▶ **Task requirements**
What you give back should be only the lines from the one holding "steps until absorption." through the final line of the records, each reproduced exactly.

▶ **The data**

:::::

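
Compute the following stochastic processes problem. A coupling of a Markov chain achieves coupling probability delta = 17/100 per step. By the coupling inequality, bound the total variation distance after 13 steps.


TV distance bound <= (1-delta)^n
= (1 - 0.1700)^13
= 0.8300^13
= 0.0887

0.0887


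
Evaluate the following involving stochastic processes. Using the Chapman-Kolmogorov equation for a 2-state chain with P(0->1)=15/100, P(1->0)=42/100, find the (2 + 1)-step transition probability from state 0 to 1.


P^3 = P^2 * P^1
Computing via matrix multiplication of the transition matrix.
Entry (0,1) of P^3 = 0.2422

0.2422


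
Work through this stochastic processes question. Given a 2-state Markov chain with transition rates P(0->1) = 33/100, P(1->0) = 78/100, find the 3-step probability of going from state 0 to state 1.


Computing P^3 by matrix multiplication.
P = [[0.6700, 0.3300], [0.7800, 0.2200]]
After raising P to the power 3:
P^3(0,1) = 0.2977

0.2977


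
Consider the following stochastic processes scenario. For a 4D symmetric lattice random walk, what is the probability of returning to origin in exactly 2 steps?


P(return in 2 steps) = P(reverse first step) = 1/(2d)
= 1/8
= 0.1250

0.1250


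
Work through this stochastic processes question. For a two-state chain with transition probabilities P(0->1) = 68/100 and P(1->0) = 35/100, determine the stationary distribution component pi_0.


Stationary distribution: pi_0 = p10/(p01+p10), pi_1 = p01/(p01+p10)
p01 = 0.6800, p10 = 0.3500
pi_0 = 0.3398

0.3398


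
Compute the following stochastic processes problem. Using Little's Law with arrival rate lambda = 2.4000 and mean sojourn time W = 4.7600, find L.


Little's Law: L = lambda * W
= 2.4000 * 4.7600
= 11.4240

11.4240


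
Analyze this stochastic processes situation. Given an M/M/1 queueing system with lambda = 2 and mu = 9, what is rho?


rho = lambda/mu
= 2/9
= 0.2222

0.2222


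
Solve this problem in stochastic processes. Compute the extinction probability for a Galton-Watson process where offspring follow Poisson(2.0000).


Since mu = 2.0000 > 1, extinction prob q < 1.
Solve s = exp(mu*(s-1)) iteratively.
q = 0.2032

0.2032


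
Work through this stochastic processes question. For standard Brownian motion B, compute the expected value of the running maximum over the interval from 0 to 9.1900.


E(max B(s)) = sqrt(2t/pi)
= sqrt(2*9.1900/pi)
= sqrt(5.8505)
= 2.4188

2.4188


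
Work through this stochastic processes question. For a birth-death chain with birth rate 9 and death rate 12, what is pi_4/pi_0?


For birth-death process, pi_n/pi_0 = (lambda/mu)^n
= (9/12)^4
= 0.3164

0.3164


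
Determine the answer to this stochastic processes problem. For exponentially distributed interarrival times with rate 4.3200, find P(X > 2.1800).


P(X > t) = exp(-lambda * t)
= exp(-4.3200 * 2.1800)
= exp(-9.4176) = 8.1281e-05

8.1281e-05


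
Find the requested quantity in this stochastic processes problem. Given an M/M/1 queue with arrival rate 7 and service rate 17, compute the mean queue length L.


rho = 7/17 = 0.4118
L = rho/(1-rho)
= 0.4118/0.5882
= 0.7000

0.7000


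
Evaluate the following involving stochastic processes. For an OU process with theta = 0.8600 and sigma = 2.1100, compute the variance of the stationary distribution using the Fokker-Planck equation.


Stationary variance = sigma^2 / (2*theta)
= 2.1100^2 / (2*0.8600)
= 4.4521 / 1.7200
= 2.5884

2.5884


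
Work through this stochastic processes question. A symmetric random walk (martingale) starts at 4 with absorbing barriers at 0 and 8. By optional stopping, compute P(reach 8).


By optional stopping theorem: E(M at tau) = M(0) = 4
P(hit 8)*8 + P(hit 0)*0 = 4
P(hit 8) = (4 - 0)/(8 - 0) = 1/2 = 0.5000

0.5000


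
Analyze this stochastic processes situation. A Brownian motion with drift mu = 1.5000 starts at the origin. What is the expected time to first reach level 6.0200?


Expected first passage time = a/mu
= 6.0200/1.5000
= 4.0133

4.0133


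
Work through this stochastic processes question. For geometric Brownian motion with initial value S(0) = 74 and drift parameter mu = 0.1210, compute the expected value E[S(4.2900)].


E[S(t)] = S(0) * exp(mu * t)
= 74 * exp(0.1210 * 4.2900)
= 74 * 1.6805
= 124.3568

124.3568


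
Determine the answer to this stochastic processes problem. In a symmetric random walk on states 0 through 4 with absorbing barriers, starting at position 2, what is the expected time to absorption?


For symmetric RW on 0,...,N with absorbing barriers, E(i) = i*(N-i)
E(2) = 2 * 2 = 4

4


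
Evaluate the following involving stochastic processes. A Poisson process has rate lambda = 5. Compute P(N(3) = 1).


P(N(t)=k) = (lambda*t)^k * exp(-lambda*t) / k!
lambda*t = 15
= 15^1 * exp(-15) / 1!
= 15 * 3.0590e-07 / 1
= 4.5885e-06

4.5885e-06


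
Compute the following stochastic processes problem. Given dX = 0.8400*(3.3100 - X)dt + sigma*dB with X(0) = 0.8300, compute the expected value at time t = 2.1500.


E[X(t)] = mu + (X(0) - mu)*exp(-theta*t)
= 3.3100 + (0.8300 - 3.3100)*exp(-0.8400*2.1500)
= 3.3100 + -2.4800 * 0.1643
= 2.9025

2.9025


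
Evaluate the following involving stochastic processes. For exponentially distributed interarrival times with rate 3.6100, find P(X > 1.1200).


P(X > t) = exp(-lambda * t)
= exp(-3.6100 * 1.1200)
= exp(-4.0432) = 0.0175

0.0175


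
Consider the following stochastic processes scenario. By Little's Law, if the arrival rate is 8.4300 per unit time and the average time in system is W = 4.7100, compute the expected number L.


Little's Law: L = lambda * W
= 8.4300 * 4.7100
= 39.7053

39.7053


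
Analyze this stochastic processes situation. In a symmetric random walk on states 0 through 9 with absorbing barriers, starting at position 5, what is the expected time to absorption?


For symmetric RW on 0,...,N with absorbing barriers, E(i) = i*(N-i)
E(5) = 5 * 4 = 20

20


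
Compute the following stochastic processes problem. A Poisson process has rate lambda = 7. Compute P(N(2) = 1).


P(N(t)=k) = (lambda*t)^k * exp(-lambda*t) / k!
lambda*t = 14
= 14^1 * exp(-14) / 1!
= 14 * 8.3153e-07 / 1
= 1.1641e-05

1.1641e-05


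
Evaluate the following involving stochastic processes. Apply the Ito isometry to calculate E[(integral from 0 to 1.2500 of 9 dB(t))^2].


By Ito isometry: E[(int f dB)^2] = int f^2 dt
= 9^2 * 1.2500
= 81 * 1.2500 = 101.2500

101.2500


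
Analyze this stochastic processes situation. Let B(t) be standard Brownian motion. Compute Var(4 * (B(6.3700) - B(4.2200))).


Var(alpha*(B(t)-B(s))) = alpha^2 * (t-s)
= 4^2 * (6.3700 - 4.2200)
= 16 * 2.1500
= 34.4000

34.4000


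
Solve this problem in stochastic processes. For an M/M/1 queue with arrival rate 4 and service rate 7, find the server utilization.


rho = lambda/mu
= 4/7
= 0.5714

0.5714


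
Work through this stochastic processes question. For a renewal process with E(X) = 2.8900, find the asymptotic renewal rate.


Long-run renewal rate = 1/E(X)
= 1/2.8900
= 0.3460

0.3460


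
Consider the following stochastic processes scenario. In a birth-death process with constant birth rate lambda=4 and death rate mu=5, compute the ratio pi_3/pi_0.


For birth-death process, pi_n/pi_0 = (lambda/mu)^n
= (4/5)^3
= 0.5120

0.5120


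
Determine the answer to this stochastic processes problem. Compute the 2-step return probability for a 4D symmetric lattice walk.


P(return in 2 steps) = P(reverse first step) = 1/(2d)
= 1/8
= 0.1250

0.1250


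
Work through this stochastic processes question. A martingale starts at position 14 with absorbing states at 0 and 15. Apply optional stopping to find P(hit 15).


By optional stopping theorem: E(M at tau) = M(0) = 14
P(hit 15)*15 + P(hit 0)*0 = 14
P(hit 15) = (14 - 0)/(15 - 0) = 14/15 = 0.9333

0.9333


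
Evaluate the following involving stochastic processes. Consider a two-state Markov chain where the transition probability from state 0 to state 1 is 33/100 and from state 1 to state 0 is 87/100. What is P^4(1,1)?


Computing P^4 by matrix multiplication.
P = [[0.6700, 0.3300], [0.8700, 0.1300]]
After raising P to the power 4:
P^4(1,1) = 0.2762

0.2762


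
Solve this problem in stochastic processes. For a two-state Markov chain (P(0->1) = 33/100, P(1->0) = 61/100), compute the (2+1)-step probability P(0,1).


P^3 = P^2 * P^1
Computing via matrix multiplication of the transition matrix.
Entry (0,1) of P^3 = 0.3510

0.3510


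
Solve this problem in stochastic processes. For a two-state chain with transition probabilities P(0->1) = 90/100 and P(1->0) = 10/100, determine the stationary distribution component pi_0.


Stationary distribution: pi_0 = p10/(p01+p10), pi_1 = p01/(p01+p10)
p01 = 0.9000, p10 = 0.1000
pi_0 = 0.1000

0.1000


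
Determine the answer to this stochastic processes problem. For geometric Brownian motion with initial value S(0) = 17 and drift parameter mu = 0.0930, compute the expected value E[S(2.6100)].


E[S(t)] = S(0) * exp(mu * t)
= 17 * exp(0.0930 * 2.6100)
= 17 * 1.2747
= 21.6703

21.6703


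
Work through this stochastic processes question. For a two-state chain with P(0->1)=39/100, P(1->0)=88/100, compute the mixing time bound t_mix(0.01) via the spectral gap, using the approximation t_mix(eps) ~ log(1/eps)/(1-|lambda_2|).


lambda_2 = |1 - p01 - p10| = |1 - 0.3900 - 0.8800| = 0.2700
t_mix ~ log(1/eps)/(1 - |lambda_2|)
= log(100)/(1 - 0.2700) = 4.6052/0.7300
= 6.3085

6.3085


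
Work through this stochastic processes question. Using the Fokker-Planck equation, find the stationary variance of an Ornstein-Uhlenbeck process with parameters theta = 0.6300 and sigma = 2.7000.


Stationary variance = sigma^2 / (2*theta)
= 2.7000^2 / (2*0.6300)
= 7.2900 / 1.2600
= 5.7857

5.7857


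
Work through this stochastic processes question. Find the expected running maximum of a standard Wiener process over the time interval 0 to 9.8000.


E(max B(s)) = sqrt(2t/pi)
= sqrt(2*9.8000/pi)
= sqrt(6.2389)
= 2.4978

2.4978


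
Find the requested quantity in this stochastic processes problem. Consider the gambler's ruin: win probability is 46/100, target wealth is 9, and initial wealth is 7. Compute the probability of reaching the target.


Gambler's ruin formula:
r = q/p = 0.5400/0.4600 = 1.1739
P(win) = (1 - r^i)/(1 - r^N)
= (1 - 1.1739^7)/(1 - 1.1739^9)
= 0.6408

0.6408


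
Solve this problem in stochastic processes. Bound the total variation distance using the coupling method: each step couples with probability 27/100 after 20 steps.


TV distance bound <= (1-delta)^n
= (1 - 0.2700)^20
= 0.7300^20
= 0.0018

0.0018


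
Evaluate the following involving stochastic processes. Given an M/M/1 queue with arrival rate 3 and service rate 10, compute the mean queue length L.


rho = 3/10 = 0.3000
L = rho/(1-rho)
= 0.3000/0.7000
= 0.4286

0.4286


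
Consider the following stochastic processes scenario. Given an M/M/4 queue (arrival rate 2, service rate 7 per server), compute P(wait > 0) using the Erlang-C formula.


a = lambda/mu = 0.2857
rho = a/c = 0.0714
Erlang-C formula applied:
C(c,a) = 2.2471e-04

2.2471e-04


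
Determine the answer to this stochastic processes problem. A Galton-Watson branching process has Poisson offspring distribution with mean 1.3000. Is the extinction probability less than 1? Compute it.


Since mu = 1.3000 > 1, extinction prob q < 1.
Solve s = exp(mu*(s-1)) iteratively.
q = 0.5770

0.5770


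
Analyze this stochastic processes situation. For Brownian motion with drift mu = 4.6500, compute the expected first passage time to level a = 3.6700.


Expected first passage time = a/mu
= 3.6700/4.6500
= 0.7892

0.7892


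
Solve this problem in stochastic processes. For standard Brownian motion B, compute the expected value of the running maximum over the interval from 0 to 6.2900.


E(max B(s)) = sqrt(2t/pi)
= sqrt(2*6.2900/pi)
= sqrt(4.0043)
= 2.0011

2.0011


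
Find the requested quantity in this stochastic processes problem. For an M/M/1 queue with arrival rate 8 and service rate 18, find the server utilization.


rho = lambda/mu
= 8/18
= 0.4444

0.4444


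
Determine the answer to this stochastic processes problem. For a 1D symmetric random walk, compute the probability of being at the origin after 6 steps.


P(S(6) = 0) = C(6,3) / 4^3
= 20 / 64
= 0.3125

0.3125


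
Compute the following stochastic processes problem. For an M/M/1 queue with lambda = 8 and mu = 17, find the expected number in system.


rho = 8/17 = 0.4706
L = rho/(1-rho)
= 0.4706/0.5294
= 0.8889

0.8889


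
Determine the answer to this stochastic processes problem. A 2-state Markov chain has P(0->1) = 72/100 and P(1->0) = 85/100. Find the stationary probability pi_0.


Stationary distribution: pi_0 = p10/(p01+p10), pi_1 = p01/(p01+p10)
p01 = 0.7200, p10 = 0.8500
pi_0 = 0.5414

0.5414


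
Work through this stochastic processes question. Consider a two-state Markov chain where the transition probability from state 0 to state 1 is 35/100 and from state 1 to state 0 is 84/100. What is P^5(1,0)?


Computing P^5 by matrix multiplication.
P = [[0.6500, 0.3500], [0.8400, 0.1600]]
After raising P to the power 5:
P^5(1,0) = 0.7061

0.7061


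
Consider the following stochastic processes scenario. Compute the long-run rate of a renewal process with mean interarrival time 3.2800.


Long-run renewal rate = 1/E(X)
= 1/3.2800
= 0.3049

0.3049


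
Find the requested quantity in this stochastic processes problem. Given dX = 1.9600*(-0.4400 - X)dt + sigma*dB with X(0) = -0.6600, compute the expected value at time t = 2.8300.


E[X(t)] = mu + (X(0) - mu)*exp(-theta*t)
= -0.4400 + (-0.6600 - -0.4400)*exp(-1.9600*2.8300)
= -0.4400 + -0.2200 * 0.0039
= -0.4409

-0.4409


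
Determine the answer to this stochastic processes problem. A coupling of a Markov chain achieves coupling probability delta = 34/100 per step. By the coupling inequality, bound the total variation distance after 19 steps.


TV distance bound <= (1-delta)^n
= (1 - 0.3400)^19
= 0.6600^19
= 3.7268e-04

3.7268e-04


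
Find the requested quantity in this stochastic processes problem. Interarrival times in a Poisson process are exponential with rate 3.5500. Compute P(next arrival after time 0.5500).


P(X > t) = exp(-lambda * t)
= exp(-3.5500 * 0.5500)
= exp(-1.9525) = 0.1419

0.1419


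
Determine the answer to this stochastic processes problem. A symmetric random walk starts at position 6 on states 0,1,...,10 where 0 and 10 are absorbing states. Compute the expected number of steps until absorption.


For symmetric RW on 0,...,N with absorbing barriers, E(i) = i*(N-i)
E(6) = 6 * 4 = 24

24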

:::::

▶ **Answer for the task**
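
Determine the answer to this stochastic processes problem. A symmetric random walk starts at position 6 on states 0,1,...,10 where 0 and 10 are absorbing states. Compute the expected number of steps until absorption.


For symmetric RW on 0,...,N with absorbing barriers, E(i) = i*(N-i)
E(6) = 6 * 4 = 24

24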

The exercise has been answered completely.